[Saved data entries]
● ● ● ● ● ● ●
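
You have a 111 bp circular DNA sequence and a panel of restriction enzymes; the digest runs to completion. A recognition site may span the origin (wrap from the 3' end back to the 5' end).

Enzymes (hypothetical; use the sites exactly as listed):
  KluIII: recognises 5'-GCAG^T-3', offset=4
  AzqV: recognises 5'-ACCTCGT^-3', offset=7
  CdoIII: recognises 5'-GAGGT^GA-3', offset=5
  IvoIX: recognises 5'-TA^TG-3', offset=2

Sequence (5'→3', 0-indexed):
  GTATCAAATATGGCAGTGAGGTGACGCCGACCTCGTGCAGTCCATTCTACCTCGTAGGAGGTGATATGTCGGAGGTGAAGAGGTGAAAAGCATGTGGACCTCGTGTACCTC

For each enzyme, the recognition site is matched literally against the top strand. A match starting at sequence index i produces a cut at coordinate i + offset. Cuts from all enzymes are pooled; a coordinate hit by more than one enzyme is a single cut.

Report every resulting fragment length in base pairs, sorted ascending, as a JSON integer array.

[4,4,6,6,7,8,8,9,10,14,15,20]

Scan for sites:
  KluIII GCAGT/4: at [12, 36] ⇒ [16, 40]
  AzqV ACCTCGT/7: at [29, 48, 97, 106] ⇒ [2, 36, 55, 104]
  CdoIII GAGGTGA/5: at [17, 57, 71, 79] ⇒ [22, 62, 76, 84]
  IvoIX TATG/2: at [8, 64] ⇒ [10, 66]

All cut coordinates (distinct, sorted): [2, 10, 16, 22, 36, 40, 55, 62, 66, 76, 84, 104]

Fragments:
  2→10: 8 bp
  10→16: 6 bp
  16→22: 6 bp
  22→36: 14 bp
  36→40: 4 bp
  40→55: 15 bp
  55→62: 7 bp
  62→66: 4 bp
  66→76: 10 bp
  76→84: 8 bp
  84→104: 20 bp
  104→2 (wrap): 111-104+2 = 9 bp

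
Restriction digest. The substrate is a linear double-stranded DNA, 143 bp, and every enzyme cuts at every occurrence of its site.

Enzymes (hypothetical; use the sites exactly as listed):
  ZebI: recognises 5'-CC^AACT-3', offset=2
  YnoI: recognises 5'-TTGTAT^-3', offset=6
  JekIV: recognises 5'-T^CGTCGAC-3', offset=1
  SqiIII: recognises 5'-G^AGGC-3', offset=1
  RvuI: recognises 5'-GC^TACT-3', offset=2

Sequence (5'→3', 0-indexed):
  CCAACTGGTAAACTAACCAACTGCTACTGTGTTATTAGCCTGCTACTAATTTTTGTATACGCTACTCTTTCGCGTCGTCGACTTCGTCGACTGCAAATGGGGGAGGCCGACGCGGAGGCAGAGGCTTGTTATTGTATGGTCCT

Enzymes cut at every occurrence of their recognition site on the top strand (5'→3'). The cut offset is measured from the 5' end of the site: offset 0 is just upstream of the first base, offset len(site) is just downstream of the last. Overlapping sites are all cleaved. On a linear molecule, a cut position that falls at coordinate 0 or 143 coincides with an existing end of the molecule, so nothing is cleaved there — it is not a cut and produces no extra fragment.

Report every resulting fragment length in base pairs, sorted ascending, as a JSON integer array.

Scan for sites:
  ZebI (CCAACT, off=2): starts [0, 16] → cuts [2, 18]
  YnoI (TTGTAT, off=6): starts [52, 131] → cuts [58, 137]
  JekIV (TCGTCGAC, off=1): starts [74, 83] → cuts [75, 84]
  SqiIII (GAGGC, off=1): starts [102, 114, 120] → cuts [103, 115, 121]
  RvuI (GCTACT, off=2): starts [22, 41, 60] → cuts [24, 43, 62]

All cut coordinates (distinct, sorted): [2, 18, 24, 43, 58, 62, 75, 84, 103, 115, 121, 137]

Fragments:
  [0,2): 2 bp
  [2,18): 16 bp
  [18,24): 6 bp
  [24,43): 19 bp
  [43,58): 15 bp
  [58,62): 4 bp
  [62,75): 13 bp
  [75,84): 9 bp
  [84,103): 19 bp
  [103,115): 12 bp
  [115,121): 6 bp
  [121,137): 16 bp
  [137,143): 6 bp

[2,4,6,6,6,9,12,13,15,16,16,19,19]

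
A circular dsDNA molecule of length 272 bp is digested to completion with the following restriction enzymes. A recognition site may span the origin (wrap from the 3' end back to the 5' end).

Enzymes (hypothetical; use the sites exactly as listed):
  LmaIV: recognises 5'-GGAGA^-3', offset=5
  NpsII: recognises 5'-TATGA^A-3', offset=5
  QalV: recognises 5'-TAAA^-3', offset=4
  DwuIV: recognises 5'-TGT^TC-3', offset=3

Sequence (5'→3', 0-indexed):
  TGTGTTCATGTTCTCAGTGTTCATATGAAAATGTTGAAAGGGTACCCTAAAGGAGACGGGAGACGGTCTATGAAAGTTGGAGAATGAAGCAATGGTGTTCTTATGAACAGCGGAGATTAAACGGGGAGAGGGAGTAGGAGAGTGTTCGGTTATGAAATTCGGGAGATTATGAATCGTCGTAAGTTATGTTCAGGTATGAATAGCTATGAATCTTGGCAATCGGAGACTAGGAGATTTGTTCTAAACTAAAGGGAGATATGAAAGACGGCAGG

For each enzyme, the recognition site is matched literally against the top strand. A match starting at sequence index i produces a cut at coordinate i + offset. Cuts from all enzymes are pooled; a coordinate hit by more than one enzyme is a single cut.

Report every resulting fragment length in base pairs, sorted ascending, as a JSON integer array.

[4,5,5,5,5,5,6,6,6,6,7,8,8,8,8,9,10,10,10,10,10,10,11,12,15,16,17,17,23]

Scan for sites:
  LmaIV (GGAGA, off=5): starts [51, 58, 78, 111, 124, 136, 161, 221, 229, 251] → cuts [56, 63, 83, 116, 129, 141, 166, 226, 234, 256]
  NpsII (TATGAA, off=5): starts [23, 68, 101, 150, 167, 194, 204, 256] → cuts [28, 73, 106, 155, 172, 199, 209, 261]
  QalV (TAAA, off=4): starts [47, 117, 241, 246] → cuts [51, 121, 245, 250]
  DwuIV (TGTTC, off=3): starts [2, 8, 17, 95, 142, 186, 236] → cuts [5, 11, 20, 98, 145, 189, 239]

Pooled cuts: [5, 11, 20, 28, 51, 56, 63, 73, 83, 98, 106, 116, 121, 129, 141, 145, 155, 166, 172, 189, 199, 209, 226, 234, 239, 245, 250, 256, 261]

Fragment lengths:
  5→11: 6 bp
  11→20: 9 bp
  20→28: 8 bp
  28→51: 23 bp
  51→56: 5 bp
  56→63: 7 bp
  63→73: 10 bp
  73→83: 10 bp
  83→98: 15 bp
  98→106: 8 bp
  106→116: 10 bp
  116→121: 5 bp
  121→129: 8 bp
  129→141: 12 bp
  141→145: 4 bp
  145→155: 10 bp
  155→166: 11 bp
  166→172: 6 bp
  172→189: 17 bp
  189→199: 10 bp
  199→209: 10 bp
  209→226: 17 bp
  226→234: 8 bp
  234→239: 5 bp
  239→245: 6 bp
  245→250: 5 bp
  250→256: 6 bp
  256→261: 5 bp
  261→5 (wrap): 272-261+5 = 16 bp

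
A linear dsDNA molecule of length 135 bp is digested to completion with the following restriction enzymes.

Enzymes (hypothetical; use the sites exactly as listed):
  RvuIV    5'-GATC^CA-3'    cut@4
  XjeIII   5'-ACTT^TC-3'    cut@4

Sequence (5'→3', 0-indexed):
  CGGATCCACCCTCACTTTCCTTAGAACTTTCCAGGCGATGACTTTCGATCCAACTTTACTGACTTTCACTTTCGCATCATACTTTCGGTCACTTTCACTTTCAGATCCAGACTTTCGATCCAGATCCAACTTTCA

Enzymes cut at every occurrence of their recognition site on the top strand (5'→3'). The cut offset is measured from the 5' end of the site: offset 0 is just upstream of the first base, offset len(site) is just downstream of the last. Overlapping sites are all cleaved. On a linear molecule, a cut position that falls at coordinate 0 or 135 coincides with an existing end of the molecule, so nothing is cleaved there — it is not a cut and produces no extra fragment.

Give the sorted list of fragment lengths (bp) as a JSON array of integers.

[3,6,6,6,6,6,6,6,7,7,10,11,12,13,15,15]

Scan for sites:
  RvuIV GATCCA/4: at [2, 46, 103, 116, 122] ⇒ [6, 50, 107, 120, 126]
  XjeIII ACTTTC/4: at [13, 25, 40, 61, 67, 80, 90, 96, 110, 128] ⇒ [17, 29, 44, 65, 71, 84, 94, 100, 114, 132]

All cut coordinates (distinct, sorted): [6, 17, 29, 44, 50, 65, 71, 84, 94, 100, 107, 114, 120, 126, 132]

Fragment lengths:
  [0,6): 6 bp
  [6,17): 11 bp
  [17,29): 12 bp
  [29,44): 15 bp
  [44,50): 6 bp
  [50,65): 15 bp
  [65,71): 6 bp
  [71,84): 13 bp
  [84,94): 10 bp
  [94,100): 6 bp
  [100,107): 7 bp
  [107,114): 7 bp
  [114,120): 6 bp
  [120,126): 6 bp
  [126,132): 6 bp
  [132,135): 3 bp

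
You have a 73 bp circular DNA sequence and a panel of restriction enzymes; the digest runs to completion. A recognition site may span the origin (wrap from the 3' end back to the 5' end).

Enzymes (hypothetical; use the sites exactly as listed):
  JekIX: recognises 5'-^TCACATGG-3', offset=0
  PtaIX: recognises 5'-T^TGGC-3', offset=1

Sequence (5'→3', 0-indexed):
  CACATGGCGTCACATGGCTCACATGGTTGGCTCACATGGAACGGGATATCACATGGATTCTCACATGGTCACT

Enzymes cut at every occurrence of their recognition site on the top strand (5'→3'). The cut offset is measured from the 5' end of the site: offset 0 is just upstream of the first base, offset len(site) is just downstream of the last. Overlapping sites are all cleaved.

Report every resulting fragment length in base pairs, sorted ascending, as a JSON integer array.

[4,9,9,10,12,12,17]

Site scan:
  JekIX (TCACATGG, off=0): starts [9, 18, 31, 48, 60, 72] → cuts [9, 18, 31, 48, 60, 72]
  PtaIX (TTGGC, off=1): starts [26] → cuts [27]

Pooled cuts: [9, 18, 27, 31, 48, 60, 72]

Fragment lengths:
  9→18: 9 bp
  18→27: 9 bp
  27→31: 4 bp
  31→48: 17 bp
  48→60: 12 bp
  60→72: 12 bp
  72→9 (wrap): 73-72+9 = 10 bp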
● ● ● ● ● ● ●
## WHAT TO WORK ON
In the data above, which lines lie between the line with "JekIV: recognises 5'-T^CGTCGAC-3', offset=1" and the line with "or 143 coincides", inclusive? Print those lines exactly and nothing else.

## TASK ANSWER
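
  JekIV: recognises 5'-T^CGTCGAC-3', offset=1
  SqiIII: recognises 5'-G^AGGC-3', offset=1
  RvuI: recognises 5'-GC^TACT-3', offset=2

Sequence (5'→3', 0-indexed):
  CCAACTGGTAAACTAACCAACTGCTACTGTGTTATTAGCCTGCTACTAATTTTTGTATACGCTACTCTTTCGCGTCGTCGACTTCGTCGACTGCAAATGGGGGAGGCCGACGCGGAGGCAGAGGCTTGTTATTGTATGGTCCT

Enzymes cut at every occurrence of their recognition site on the top strand (5'→3'). The cut offset is measured from the 5' end of the site: offset 0 is just upstream of the first base, offset len(site) is just downstream of the last. Overlapping sites are all cleaved. On a linear molecule, a cut position that falls at coordinate 0 or 143 coincides with an existing end of the molecule, so nothing is cleaved there — it is not a cut and produces no extra fragment.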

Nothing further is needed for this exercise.